TASK DIRECTIONS: Your task is to copy every entry exactly.

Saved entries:
--*--

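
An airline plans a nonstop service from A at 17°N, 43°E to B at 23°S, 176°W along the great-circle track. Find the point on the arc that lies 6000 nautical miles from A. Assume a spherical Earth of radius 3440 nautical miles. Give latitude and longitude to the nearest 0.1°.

From cos δ = sin φ₁ sin φ₂ + cos φ₁ cos φ₂ cos Δλ, the central angle is δ ≈ 2.495 rad (143.0°). The total great-circle distance is δ·R ≈ 2.495 × 3440 ≈ 8584 nmi, so the target fraction is f = 6000/8584 ≈ 0.699.
Interpolate at f ≈ 0.699 with slerp weights a = sin((1−f)δ)/sin δ ≈ 1.133, b = sin(fδ)/sin δ ≈ 1.636.
p = a·p₁ + b·p₂ ≈ (-0.709, 0.634, -0.308); φ = arcsin(p_z) ≈ -17.92°, λ = atan2(p_y, p_x) ≈ 138.20°.

≈ 17.9°S, 138.2°E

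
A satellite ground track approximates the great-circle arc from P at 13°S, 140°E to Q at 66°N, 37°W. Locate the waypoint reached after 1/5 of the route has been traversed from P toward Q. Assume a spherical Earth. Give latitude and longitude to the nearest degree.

≈ 12°N, 139°E

Convert each endpoint to a unit vector on the sphere (x = cos φ cos λ, y = cos φ sin λ, z = sin φ).
The central angle between the endpoints is δ = arccos(p₁·p₂) ≈ 2.216 rad (127.0°).
Interpolate at f = 1/5 with slerp weights a = sin((1−f)δ)/sin δ ≈ 1.226, b = sin(fδ)/sin δ ≈ 0.537.
p = a·p₁ + b·p₂ ≈ (-0.741, 0.637, 0.214); φ = arcsin(p_z) ≈ 12.38°, λ = atan2(p_y, p_x) ≈ 139.33°.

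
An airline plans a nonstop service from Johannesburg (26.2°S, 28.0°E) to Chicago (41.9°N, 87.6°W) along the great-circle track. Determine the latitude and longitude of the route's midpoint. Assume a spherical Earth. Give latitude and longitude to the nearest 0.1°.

≈ 14.4°N, 21.4°W

Write both endpoints as unit vectors p₁, p₂ with components (cos φ cos λ, cos φ sin λ, sin φ).
The central angle between the endpoints is δ = arccos(p₁·p₂) ≈ 2.194 rad (125.7°).
Interpolate at f = 1/2 with slerp weights a = sin((1−f)δ)/sin δ ≈ 1.096, b = sin(fδ)/sin δ ≈ 1.096.
p = a·p₁ + b·p₂ ≈ (0.902, -0.353, 0.248); φ = arcsin(p_z) ≈ 14.36°, λ = atan2(p_y, p_x) ≈ -21.38°.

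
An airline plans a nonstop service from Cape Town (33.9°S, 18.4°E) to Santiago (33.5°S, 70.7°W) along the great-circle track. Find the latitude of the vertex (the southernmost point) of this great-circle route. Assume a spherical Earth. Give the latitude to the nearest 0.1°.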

--*--

OUTPUT OF THE TASK:
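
An airline plans a nonstop service from A at 17°N, 43°E to B at 23°S, 176°W along the great-circle track. Find the point on the arc that lies 6000 nautical miles from A. Assume a spherical Earth of radius 3440 nautical miles. Give latitude and longitude to the nearest 0.1°.

From cos δ = sin φ₁ sin φ₂ + cos φ₁ cos φ₂ cos Δλ, the central angle is δ ≈ 2.495 rad (143.0°). The total great-circle distance is δ·R ≈ 2.495 × 3440 ≈ 8584 nmi, so the target fraction is f = 6000/8584 ≈ 0.699.
Interpolate at f ≈ 0.699 with slerp weights a = sin((1−f)δ)/sin δ ≈ 1.133, b = sin(fδ)/sin δ ≈ 1.636.
p = a·p₁ + b·p₂ ≈ (-0.709, 0.634, -0.308); φ = arcsin(p_z) ≈ -17.92°, λ = atan2(p_y, p_x) ≈ 138.20°.

≈ 17.9°S, 138.2°E

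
A satellite ground track approximates the great-circle arc from P at 13°S, 140°E to Q at 66°N, 37°W. Locate the waypoint reached after 1/5 of the route has been traversed from P toward Q. Assume a spherical Earth. Give latitude and longitude to the nearest degree.

≈ 12°N, 139°E

Convert each endpoint to a unit vector on the sphere (x = cos φ cos λ, y = cos φ sin λ, z = sin φ).
The central angle between the endpoints is δ = arccos(p₁·p₂) ≈ 2.216 rad (127.0°).
Interpolate at f = 1/5 with slerp weights a = sin((1−f)δ)/sin δ ≈ 1.226, b = sin(fδ)/sin δ ≈ 0.537.
p = a·p₁ + b·p₂ ≈ (-0.741, 0.637, 0.214); φ = arcsin(p_z) ≈ 12.38°, λ = atan2(p_y, p_x) ≈ 139.33°.

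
An airline plans a nonstop service from Johannesburg (26.2°S, 28.0°E) to Chicago (41.9°N, 87.6°W) along the great-circle track. Determine the latitude and longitude of the route's midpoint. Assume a spherical Earth. Give latitude and longitude to the nearest 0.1°.

≈ 14.4°N, 21.4°W

Write both endpoints as unit vectors p₁, p₂ with components (cos φ cos λ, cos φ sin λ, sin φ).
The central angle between the endpoints is δ = arccos(p₁·p₂) ≈ 2.194 rad (125.7°).
Interpolate at f = 1/2 with slerp weights a = sin((1−f)δ)/sin δ ≈ 1.096, b = sin(fδ)/sin δ ≈ 1.096.
p = a·p₁ + b·p₂ ≈ (0.902, -0.353, 0.248); φ = arcsin(p_z) ≈ 14.36°, λ = atan2(p_y, p_x) ≈ -21.38°.

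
An airline plans a nonstop service from Cape Town (33.9°S, 18.4°E) to Santiago (33.5°S, 70.7°W) along the great-circle track. Find the latitude of the vertex (the southernmost point) of this great-circle route. Assume a spherical Earth. Give the latitude to the nearest 0.1°.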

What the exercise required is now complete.